Exercise goal — The answer must be every line of the records below that contains the word "each".

+ + + + +

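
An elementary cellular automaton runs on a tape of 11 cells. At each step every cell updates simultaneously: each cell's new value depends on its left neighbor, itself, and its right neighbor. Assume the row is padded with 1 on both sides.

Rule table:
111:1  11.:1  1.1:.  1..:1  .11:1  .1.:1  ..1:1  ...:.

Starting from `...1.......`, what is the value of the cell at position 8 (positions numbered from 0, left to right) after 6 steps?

1.111.....1
1.1111...11
1.11111.111
1.11111.111  (fixed point — unchanged through step 6)
position 8 holds 1

1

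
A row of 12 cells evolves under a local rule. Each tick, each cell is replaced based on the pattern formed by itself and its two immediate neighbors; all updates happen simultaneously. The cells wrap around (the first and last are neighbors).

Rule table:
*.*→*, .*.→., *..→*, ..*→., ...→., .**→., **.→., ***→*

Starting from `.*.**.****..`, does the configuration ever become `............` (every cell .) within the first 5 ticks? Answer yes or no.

..*..*.**.*.
...*..*..*.*
*...*..*..*.
.*...*..*..*
*.*...*..*..
tick 5 is *.*...*..*.., still not uniform .

no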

+ + + + +

Completed task —
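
An elementary cellular automaton runs on a tape of 11 cells. At each step every cell updates simultaneously: each cell's new value depends on its left neighbor, itself, and its right neighbor. Assume the row is padded with 1 on both sides.
A row of 12 cells evolves under a local rule. Each tick, each cell is replaced based on the pattern formed by itself and its two immediate neighbors; all updates happen simultaneously. The cells wrap around (the first and last are neighbors).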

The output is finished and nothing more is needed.